BEGIN

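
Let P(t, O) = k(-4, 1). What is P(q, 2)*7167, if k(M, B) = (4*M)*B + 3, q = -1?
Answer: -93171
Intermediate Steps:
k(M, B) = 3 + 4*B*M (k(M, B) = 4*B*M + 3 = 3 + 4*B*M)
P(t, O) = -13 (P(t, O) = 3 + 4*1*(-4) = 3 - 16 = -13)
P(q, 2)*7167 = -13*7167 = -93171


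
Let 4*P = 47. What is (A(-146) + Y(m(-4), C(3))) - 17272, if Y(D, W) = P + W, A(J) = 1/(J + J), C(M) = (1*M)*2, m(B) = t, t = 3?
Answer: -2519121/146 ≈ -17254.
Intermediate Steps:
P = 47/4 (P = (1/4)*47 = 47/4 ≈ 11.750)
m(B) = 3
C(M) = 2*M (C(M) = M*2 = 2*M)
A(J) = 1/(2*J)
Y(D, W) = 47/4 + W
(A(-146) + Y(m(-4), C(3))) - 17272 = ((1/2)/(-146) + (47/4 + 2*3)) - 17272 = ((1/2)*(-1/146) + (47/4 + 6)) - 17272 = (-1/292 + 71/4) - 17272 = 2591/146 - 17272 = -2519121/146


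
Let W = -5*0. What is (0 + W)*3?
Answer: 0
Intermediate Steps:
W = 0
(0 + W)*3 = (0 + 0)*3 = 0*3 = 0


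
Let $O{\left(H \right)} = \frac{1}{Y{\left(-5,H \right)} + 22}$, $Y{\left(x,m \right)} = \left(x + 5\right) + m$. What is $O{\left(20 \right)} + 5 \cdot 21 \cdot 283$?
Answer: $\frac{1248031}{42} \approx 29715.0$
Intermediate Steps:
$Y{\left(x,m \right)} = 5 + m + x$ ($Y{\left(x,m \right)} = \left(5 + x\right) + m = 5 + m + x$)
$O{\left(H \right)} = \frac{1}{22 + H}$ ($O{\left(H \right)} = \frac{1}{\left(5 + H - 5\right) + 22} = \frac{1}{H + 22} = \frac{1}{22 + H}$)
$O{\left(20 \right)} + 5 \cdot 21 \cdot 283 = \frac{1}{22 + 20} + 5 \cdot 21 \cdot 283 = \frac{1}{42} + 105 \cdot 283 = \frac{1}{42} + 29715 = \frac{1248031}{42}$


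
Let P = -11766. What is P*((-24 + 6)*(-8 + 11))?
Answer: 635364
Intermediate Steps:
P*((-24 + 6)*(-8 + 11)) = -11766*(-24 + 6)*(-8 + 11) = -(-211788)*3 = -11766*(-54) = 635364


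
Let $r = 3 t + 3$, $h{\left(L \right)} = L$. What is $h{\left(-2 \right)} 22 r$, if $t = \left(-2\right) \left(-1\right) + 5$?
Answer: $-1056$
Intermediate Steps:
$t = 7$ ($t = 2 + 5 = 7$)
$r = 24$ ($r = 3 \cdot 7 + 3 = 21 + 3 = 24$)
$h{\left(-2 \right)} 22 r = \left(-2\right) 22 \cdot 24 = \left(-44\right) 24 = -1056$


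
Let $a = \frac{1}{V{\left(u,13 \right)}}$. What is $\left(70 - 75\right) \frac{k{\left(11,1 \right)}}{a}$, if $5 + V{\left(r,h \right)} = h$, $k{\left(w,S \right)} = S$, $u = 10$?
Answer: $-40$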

END
BEGIN

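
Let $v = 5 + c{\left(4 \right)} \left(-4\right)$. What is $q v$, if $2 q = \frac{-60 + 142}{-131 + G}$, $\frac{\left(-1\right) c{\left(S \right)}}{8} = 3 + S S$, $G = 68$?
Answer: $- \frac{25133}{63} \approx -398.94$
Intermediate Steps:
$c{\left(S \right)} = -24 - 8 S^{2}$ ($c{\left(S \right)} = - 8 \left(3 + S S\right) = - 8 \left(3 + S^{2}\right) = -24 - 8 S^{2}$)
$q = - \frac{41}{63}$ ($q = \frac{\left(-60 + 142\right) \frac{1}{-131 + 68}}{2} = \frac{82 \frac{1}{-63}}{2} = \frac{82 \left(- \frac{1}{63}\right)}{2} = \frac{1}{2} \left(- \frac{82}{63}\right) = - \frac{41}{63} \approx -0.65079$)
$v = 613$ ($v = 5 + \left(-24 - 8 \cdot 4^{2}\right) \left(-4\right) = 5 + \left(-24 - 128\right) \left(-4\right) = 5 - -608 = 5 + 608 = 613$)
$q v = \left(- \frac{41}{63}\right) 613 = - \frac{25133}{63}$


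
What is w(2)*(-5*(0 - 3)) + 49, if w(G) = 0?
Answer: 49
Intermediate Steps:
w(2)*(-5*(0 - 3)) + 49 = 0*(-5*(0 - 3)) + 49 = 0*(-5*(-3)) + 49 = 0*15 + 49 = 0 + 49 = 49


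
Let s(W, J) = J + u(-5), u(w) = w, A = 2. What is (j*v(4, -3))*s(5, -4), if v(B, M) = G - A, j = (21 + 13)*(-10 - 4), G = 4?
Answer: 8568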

END

▶ _Requirement_
Which lines in the records contain the word "Answer"? Copy each one.

▶ _Output_
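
Answer: -93171
Answer: -2519121/146 ≈ -17254.
Answer: 0
Answer: $\frac{1248031}{42} \approx 29715.0$
Answer: 635364
Answer: $-1056$
Answer: $-40$
Answer: $- \frac{25133}{63} \approx -398.94$
Answer: 49
Answer: 8568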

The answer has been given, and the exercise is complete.